Stored data entries
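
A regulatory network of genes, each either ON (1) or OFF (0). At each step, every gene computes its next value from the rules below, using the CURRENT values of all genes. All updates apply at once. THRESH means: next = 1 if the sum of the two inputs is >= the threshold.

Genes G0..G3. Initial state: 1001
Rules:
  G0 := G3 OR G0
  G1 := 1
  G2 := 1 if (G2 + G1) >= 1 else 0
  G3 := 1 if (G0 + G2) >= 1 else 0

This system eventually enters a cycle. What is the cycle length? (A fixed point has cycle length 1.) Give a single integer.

Answer: 1

Derivation:
Step 0: 1001
Step 1: G0=G3|G0=1|1=1 G1=1(const) G2=(0+0>=1)=0 G3=(1+0>=1)=1 -> 1101
Step 2: G0=G3|G0=1|1=1 G1=1(const) G2=(0+1>=1)=1 G3=(1+0>=1)=1 -> 1111
Step 3: G0=G3|G0=1|1=1 G1=1(const) G2=(1+1>=1)=1 G3=(1+1>=1)=1 -> 1111
State from step 3 equals state from step 2 -> cycle length 1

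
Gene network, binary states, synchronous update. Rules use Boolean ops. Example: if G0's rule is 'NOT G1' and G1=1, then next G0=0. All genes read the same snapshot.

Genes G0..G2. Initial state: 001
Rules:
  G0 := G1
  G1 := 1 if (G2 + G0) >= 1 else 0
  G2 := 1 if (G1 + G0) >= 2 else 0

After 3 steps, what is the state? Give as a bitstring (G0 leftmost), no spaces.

Step 1: G0=G1=0 G1=(1+0>=1)=1 G2=(0+0>=2)=0 -> 010
Step 2: G0=G1=1 G1=(0+0>=1)=0 G2=(1+0>=2)=0 -> 100
Step 3: G0=G1=0 G1=(0+1>=1)=1 G2=(0+1>=2)=0 -> 010

010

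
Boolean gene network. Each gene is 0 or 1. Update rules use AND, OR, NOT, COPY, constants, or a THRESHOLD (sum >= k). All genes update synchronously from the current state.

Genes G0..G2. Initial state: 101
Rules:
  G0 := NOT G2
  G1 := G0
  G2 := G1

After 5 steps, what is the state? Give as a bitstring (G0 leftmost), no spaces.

Step 1: G0=NOT G2=NOT 1=0 G1=G0=1 G2=G1=0 -> 010
Step 2: G0=NOT G2=NOT 0=1 G1=G0=0 G2=G1=1 -> 101
Step 3: G0=NOT G2=NOT 1=0 G1=G0=1 G2=G1=0 -> 010
Step 4: G0=NOT G2=NOT 0=1 G1=G0=0 G2=G1=1 -> 101
Step 5: G0=NOT G2=NOT 1=0 G1=G0=1 G2=G1=0 -> 010

010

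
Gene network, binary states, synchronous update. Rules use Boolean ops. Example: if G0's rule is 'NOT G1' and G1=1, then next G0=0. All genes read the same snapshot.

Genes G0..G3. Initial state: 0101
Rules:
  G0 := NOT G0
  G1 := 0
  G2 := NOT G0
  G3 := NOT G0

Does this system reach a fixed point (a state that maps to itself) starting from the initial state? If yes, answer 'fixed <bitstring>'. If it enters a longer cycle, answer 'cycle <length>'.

Answer: cycle 2

Derivation:
Step 0: 0101
Step 1: G0=NOT G0=NOT 0=1 G1=0(const) G2=NOT G0=NOT 0=1 G3=NOT G0=NOT 0=1 -> 1011
Step 2: G0=NOT G0=NOT 1=0 G1=0(const) G2=NOT G0=NOT 1=0 G3=NOT G0=NOT 1=0 -> 0000
Step 3: G0=NOT G0=NOT 0=1 G1=0(const) G2=NOT G0=NOT 0=1 G3=NOT G0=NOT 0=1 -> 1011
Cycle of length 2 starting at step 1 -> no fixed point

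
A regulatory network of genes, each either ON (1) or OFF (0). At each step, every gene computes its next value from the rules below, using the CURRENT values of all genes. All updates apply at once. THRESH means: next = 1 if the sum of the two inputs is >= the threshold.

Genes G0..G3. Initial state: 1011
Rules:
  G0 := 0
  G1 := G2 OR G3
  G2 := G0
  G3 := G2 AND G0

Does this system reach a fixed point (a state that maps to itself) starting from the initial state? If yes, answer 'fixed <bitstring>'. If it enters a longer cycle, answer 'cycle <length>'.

Step 0: 1011
Step 1: G0=0(const) G1=G2|G3=1|1=1 G2=G0=1 G3=G2&G0=1&1=1 -> 0111
Step 2: G0=0(const) G1=G2|G3=1|1=1 G2=G0=0 G3=G2&G0=1&0=0 -> 0100
Step 3: G0=0(const) G1=G2|G3=0|0=0 G2=G0=0 G3=G2&G0=0&0=0 -> 0000
Step 4: G0=0(const) G1=G2|G3=0|0=0 G2=G0=0 G3=G2&G0=0&0=0 -> 0000
Fixed point reached at step 3: 0000

Answer: fixed 0000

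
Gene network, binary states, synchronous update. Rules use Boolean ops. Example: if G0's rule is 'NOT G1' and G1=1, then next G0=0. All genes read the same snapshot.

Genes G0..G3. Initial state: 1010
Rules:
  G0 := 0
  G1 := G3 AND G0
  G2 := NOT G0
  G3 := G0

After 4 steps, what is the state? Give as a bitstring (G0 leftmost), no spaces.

Step 1: G0=0(const) G1=G3&G0=0&1=0 G2=NOT G0=NOT 1=0 G3=G0=1 -> 0001
Step 2: G0=0(const) G1=G3&G0=1&0=0 G2=NOT G0=NOT 0=1 G3=G0=0 -> 0010
Step 3: G0=0(const) G1=G3&G0=0&0=0 G2=NOT G0=NOT 0=1 G3=G0=0 -> 0010
Step 4: G0=0(const) G1=G3&G0=0&0=0 G2=NOT G0=NOT 0=1 G3=G0=0 -> 0010

0010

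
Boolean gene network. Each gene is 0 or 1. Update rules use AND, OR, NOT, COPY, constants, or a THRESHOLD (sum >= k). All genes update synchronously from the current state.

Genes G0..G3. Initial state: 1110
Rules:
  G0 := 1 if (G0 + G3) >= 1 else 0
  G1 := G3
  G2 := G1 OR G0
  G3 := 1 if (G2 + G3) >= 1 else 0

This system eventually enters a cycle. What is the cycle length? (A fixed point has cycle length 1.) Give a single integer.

Answer: 1

Derivation:
Step 0: 1110
Step 1: G0=(1+0>=1)=1 G1=G3=0 G2=G1|G0=1|1=1 G3=(1+0>=1)=1 -> 1011
Step 2: G0=(1+1>=1)=1 G1=G3=1 G2=G1|G0=0|1=1 G3=(1+1>=1)=1 -> 1111
Step 3: G0=(1+1>=1)=1 G1=G3=1 G2=G1|G0=1|1=1 G3=(1+1>=1)=1 -> 1111
State from step 3 equals state from step 2 -> cycle length 1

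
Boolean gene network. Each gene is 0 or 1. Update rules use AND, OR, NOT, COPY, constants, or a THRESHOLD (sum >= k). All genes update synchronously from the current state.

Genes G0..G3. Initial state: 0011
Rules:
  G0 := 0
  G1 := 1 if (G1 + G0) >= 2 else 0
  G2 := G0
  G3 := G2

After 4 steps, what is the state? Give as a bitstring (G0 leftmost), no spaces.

Step 1: G0=0(const) G1=(0+0>=2)=0 G2=G0=0 G3=G2=1 -> 0001
Step 2: G0=0(const) G1=(0+0>=2)=0 G2=G0=0 G3=G2=0 -> 0000
Step 3: G0=0(const) G1=(0+0>=2)=0 G2=G0=0 G3=G2=0 -> 0000
Step 4: G0=0(const) G1=(0+0>=2)=0 G2=G0=0 G3=G2=0 -> 0000

0000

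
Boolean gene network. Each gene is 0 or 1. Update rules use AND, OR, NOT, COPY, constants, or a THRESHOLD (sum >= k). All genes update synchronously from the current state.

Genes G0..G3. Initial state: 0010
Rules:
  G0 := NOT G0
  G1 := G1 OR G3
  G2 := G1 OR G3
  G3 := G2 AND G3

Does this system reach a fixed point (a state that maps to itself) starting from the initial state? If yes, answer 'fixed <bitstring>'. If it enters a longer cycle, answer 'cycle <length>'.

Answer: cycle 2

Derivation:
Step 0: 0010
Step 1: G0=NOT G0=NOT 0=1 G1=G1|G3=0|0=0 G2=G1|G3=0|0=0 G3=G2&G3=1&0=0 -> 1000
Step 2: G0=NOT G0=NOT 1=0 G1=G1|G3=0|0=0 G2=G1|G3=0|0=0 G3=G2&G3=0&0=0 -> 0000
Step 3: G0=NOT G0=NOT 0=1 G1=G1|G3=0|0=0 G2=G1|G3=0|0=0 G3=G2&G3=0&0=0 -> 1000
Cycle of length 2 starting at step 1 -> no fixed point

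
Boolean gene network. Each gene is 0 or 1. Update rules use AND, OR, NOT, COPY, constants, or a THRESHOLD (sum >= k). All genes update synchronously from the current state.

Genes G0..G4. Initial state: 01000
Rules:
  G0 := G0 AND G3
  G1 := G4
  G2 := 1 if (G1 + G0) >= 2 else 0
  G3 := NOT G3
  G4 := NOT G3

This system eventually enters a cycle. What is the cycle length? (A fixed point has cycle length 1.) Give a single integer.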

=== TASK TO CARRY OUT ===
Return the lines of the records that include the string "else".

=== TASK RESPONSE ===
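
  G2 := 1 if (G2 + G1) >= 1 else 0
  G3 := 1 if (G0 + G2) >= 1 else 0
  G1 := 1 if (G2 + G0) >= 1 else 0
  G2 := 1 if (G1 + G0) >= 2 else 0
  G0 := 1 if (G0 + G3) >= 1 else 0
  G3 := 1 if (G2 + G3) >= 1 else 0
  G1 := 1 if (G1 + G0) >= 2 else 0
  G2 := 1 if (G1 + G0) >= 2 else 0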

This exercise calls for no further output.